● The problem: Your task is to copy every line below that contains the word "model".

::: Supplied data

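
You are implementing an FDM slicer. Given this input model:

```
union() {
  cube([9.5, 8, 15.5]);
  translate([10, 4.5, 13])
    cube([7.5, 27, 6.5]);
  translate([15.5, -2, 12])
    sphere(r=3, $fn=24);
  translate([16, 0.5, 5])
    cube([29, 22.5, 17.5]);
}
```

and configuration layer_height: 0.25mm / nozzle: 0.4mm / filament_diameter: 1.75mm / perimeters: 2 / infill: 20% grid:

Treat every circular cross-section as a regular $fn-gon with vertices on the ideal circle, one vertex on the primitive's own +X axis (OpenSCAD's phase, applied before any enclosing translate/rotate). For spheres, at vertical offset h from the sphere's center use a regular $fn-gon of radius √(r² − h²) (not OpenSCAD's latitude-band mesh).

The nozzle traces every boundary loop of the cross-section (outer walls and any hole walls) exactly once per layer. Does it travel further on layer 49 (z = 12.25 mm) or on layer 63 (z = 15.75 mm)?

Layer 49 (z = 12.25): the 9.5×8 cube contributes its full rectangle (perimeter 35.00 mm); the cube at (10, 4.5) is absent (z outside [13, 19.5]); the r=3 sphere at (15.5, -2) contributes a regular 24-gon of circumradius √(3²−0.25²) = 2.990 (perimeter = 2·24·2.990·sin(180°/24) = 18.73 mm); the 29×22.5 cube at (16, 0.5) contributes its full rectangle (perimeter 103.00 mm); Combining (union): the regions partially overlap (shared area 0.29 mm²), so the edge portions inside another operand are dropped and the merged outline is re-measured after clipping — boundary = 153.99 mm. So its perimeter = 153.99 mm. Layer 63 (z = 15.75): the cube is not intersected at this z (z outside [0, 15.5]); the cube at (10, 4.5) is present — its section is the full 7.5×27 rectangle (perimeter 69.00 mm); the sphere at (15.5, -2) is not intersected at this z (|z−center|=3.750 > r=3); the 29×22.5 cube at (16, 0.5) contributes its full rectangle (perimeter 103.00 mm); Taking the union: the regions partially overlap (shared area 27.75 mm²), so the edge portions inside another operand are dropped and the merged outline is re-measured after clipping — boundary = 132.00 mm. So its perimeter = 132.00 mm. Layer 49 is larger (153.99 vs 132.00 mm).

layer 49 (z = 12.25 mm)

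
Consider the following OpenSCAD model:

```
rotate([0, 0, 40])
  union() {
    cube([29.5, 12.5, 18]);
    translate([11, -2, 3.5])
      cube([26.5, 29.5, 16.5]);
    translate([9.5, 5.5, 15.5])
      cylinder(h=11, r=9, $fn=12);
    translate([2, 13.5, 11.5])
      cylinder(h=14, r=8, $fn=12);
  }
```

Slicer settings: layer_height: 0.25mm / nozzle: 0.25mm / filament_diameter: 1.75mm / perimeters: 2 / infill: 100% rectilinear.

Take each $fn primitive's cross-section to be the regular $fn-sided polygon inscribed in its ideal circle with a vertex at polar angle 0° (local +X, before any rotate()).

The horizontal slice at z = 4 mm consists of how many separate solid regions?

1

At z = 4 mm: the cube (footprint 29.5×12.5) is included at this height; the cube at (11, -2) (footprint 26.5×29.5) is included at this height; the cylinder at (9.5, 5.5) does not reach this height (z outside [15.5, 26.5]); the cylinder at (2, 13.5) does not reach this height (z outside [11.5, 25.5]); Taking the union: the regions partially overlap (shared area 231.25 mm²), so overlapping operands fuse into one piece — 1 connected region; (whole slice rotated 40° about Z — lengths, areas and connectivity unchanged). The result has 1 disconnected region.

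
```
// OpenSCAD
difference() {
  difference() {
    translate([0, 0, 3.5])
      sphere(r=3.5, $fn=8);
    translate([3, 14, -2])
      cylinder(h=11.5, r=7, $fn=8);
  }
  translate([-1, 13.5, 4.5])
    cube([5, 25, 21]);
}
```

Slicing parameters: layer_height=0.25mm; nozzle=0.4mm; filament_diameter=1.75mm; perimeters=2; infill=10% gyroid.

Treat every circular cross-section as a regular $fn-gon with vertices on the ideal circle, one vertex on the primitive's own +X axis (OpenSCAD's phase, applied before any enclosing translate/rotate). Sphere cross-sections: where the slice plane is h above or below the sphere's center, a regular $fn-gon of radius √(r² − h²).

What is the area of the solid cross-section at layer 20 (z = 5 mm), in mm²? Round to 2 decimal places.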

::::::

● Response to this exercise:
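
You are implementing an FDM slicer. Given this input model:
Consider the following OpenSCAD model: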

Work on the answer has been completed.